● Work instruction: Would you please return the line containing "A propellant combination releases" and all the lines after it through the end of the records below, unchanged and on their own?

● Saved data entries:
┄┄┄┄┄┄┄┄┄┄┄┄┄┄┄┄┄┄┄┄
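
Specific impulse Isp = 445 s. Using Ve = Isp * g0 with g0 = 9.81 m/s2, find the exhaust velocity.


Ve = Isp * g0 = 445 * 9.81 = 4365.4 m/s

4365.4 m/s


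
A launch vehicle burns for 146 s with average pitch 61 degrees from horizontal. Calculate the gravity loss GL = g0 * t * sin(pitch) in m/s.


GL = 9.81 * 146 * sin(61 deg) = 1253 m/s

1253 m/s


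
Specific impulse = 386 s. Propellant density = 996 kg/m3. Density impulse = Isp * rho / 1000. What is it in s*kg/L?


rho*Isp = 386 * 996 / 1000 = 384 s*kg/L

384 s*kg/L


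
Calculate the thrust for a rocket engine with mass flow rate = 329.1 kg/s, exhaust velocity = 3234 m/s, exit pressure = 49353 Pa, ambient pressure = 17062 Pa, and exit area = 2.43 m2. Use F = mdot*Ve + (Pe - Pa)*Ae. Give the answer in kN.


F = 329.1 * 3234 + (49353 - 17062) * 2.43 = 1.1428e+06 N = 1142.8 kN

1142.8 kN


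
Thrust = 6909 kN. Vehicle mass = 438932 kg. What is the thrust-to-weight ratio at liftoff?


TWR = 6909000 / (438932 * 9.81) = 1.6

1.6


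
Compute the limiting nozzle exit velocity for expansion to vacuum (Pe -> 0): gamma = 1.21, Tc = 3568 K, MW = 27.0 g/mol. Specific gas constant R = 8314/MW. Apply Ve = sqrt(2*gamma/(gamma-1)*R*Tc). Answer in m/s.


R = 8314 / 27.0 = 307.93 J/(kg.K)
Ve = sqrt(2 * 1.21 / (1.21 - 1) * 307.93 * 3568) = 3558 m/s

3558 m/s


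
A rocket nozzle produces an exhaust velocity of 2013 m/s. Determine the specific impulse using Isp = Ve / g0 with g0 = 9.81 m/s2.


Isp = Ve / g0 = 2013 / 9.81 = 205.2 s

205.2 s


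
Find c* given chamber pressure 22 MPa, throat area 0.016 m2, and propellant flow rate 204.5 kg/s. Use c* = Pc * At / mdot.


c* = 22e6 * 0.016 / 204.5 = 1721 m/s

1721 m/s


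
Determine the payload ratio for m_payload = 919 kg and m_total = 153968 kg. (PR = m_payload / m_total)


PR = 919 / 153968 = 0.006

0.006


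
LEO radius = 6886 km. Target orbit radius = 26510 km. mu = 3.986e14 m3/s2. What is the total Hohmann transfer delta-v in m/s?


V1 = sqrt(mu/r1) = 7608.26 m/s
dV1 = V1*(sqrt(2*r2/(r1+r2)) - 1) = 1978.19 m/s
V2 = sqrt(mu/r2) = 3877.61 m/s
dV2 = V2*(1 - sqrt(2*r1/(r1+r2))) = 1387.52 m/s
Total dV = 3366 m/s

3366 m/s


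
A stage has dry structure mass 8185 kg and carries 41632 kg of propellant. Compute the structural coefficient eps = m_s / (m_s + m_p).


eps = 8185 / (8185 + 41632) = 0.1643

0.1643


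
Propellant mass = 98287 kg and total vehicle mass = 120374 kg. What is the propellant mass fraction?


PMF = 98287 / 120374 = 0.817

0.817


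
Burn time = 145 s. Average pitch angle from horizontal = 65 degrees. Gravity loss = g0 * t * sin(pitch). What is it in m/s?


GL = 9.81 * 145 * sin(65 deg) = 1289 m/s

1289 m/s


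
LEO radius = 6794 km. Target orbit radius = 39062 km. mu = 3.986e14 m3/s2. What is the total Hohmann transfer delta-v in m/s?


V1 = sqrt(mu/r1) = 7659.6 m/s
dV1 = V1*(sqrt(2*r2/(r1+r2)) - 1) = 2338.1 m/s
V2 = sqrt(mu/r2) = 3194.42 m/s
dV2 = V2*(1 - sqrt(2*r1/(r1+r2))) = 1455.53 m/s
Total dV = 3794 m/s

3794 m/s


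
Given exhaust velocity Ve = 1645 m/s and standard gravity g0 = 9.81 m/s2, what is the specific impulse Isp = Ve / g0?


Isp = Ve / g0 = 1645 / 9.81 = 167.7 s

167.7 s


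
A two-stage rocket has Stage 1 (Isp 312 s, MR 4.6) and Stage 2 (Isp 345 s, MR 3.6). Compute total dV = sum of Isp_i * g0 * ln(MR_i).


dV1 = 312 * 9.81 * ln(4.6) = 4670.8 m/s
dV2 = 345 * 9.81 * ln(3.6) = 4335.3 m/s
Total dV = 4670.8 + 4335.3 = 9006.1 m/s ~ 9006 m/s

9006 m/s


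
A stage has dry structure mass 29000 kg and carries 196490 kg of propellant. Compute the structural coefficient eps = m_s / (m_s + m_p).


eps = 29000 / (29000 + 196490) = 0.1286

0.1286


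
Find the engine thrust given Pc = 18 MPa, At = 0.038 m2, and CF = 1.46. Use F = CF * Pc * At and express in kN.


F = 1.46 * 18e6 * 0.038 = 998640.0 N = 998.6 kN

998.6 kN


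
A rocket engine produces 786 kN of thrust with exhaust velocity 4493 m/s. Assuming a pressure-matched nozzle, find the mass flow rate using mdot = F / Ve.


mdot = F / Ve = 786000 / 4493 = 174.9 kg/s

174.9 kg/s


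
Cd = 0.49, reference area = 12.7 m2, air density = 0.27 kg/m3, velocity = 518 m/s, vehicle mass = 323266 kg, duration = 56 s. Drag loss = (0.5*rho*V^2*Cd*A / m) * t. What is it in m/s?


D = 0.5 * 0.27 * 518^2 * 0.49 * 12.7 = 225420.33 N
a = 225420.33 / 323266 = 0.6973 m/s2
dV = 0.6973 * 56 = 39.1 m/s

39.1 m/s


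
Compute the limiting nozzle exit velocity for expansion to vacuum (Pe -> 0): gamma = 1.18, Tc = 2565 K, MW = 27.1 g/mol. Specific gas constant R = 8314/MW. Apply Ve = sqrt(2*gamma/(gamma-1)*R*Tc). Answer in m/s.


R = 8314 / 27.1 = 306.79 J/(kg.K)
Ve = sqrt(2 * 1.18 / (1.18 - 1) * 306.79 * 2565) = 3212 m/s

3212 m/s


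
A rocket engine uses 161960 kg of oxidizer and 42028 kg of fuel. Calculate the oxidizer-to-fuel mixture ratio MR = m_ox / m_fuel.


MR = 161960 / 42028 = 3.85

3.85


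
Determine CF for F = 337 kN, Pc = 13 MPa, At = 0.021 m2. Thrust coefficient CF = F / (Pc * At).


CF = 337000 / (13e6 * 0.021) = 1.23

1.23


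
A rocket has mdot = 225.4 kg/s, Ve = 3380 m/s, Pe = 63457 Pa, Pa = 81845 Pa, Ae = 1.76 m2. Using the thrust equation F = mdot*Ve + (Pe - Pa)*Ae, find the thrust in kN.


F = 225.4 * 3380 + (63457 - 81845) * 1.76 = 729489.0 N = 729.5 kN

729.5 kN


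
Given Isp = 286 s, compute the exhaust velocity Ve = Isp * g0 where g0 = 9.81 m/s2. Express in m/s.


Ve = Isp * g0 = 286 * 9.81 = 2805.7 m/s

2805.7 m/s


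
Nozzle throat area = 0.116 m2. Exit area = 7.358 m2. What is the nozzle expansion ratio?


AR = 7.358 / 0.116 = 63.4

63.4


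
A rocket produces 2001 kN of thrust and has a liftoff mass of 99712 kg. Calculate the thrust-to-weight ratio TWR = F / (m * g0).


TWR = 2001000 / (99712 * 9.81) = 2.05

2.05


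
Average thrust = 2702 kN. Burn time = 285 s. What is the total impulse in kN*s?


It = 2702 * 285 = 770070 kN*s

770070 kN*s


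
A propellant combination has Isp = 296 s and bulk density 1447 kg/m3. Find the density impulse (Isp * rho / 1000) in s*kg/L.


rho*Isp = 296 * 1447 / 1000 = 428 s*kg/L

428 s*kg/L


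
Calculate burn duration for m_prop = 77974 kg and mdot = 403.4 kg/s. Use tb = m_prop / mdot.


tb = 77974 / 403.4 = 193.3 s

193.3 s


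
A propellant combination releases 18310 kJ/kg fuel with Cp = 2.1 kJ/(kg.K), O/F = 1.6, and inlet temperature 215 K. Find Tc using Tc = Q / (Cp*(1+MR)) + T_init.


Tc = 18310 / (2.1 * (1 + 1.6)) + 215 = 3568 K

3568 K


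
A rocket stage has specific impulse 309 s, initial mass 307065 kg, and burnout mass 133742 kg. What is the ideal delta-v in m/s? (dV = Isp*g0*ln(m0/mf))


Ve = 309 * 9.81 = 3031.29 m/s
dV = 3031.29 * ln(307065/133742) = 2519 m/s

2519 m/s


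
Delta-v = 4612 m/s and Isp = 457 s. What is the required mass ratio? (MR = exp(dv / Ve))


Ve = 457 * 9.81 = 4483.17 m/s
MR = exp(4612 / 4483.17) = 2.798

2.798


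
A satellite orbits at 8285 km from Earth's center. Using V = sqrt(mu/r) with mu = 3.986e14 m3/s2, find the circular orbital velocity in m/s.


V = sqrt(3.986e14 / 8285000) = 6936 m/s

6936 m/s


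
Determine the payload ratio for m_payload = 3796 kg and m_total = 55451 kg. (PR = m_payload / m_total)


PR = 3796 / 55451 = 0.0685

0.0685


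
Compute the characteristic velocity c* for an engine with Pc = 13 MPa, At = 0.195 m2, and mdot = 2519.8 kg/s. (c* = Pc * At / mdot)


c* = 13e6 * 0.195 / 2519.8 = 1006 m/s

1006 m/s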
┄┄┄┄┄┄┄┄┄┄┄┄┄┄┄┄┄┄┄┄
● Answer section:
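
A propellant combination releases 18310 kJ/kg fuel with Cp = 2.1 kJ/(kg.K), O/F = 1.6, and inlet temperature 215 K. Find Tc using Tc = Q / (Cp*(1+MR)) + T_init.


Tc = 18310 / (2.1 * (1 + 1.6)) + 215 = 3568 K

3568 K


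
A rocket stage has specific impulse 309 s, initial mass 307065 kg, and burnout mass 133742 kg. What is the ideal delta-v in m/s? (dV = Isp*g0*ln(m0/mf))


Ve = 309 * 9.81 = 3031.29 m/s
dV = 3031.29 * ln(307065/133742) = 2519 m/s

2519 m/s


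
Delta-v = 4612 m/s and Isp = 457 s. What is the required mass ratio? (MR = exp(dv / Ve))


Ve = 457 * 9.81 = 4483.17 m/s
MR = exp(4612 / 4483.17) = 2.798

2.798


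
A satellite orbits at 8285 km from Earth's center. Using V = sqrt(mu/r) with mu = 3.986e14 m3/s2, find the circular orbital velocity in m/s.


V = sqrt(3.986e14 / 8285000) = 6936 m/s

6936 m/s


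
Determine the payload ratio for m_payload = 3796 kg and m_total = 55451 kg. (PR = m_payload / m_total)


PR = 3796 / 55451 = 0.0685

0.0685


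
Compute the characteristic velocity c* for an engine with Pc = 13 MPa, At = 0.195 m2, and mdot = 2519.8 kg/s. (c* = Pc * At / mdot)


c* = 13e6 * 0.195 / 2519.8 = 1006 m/s

1006 m/s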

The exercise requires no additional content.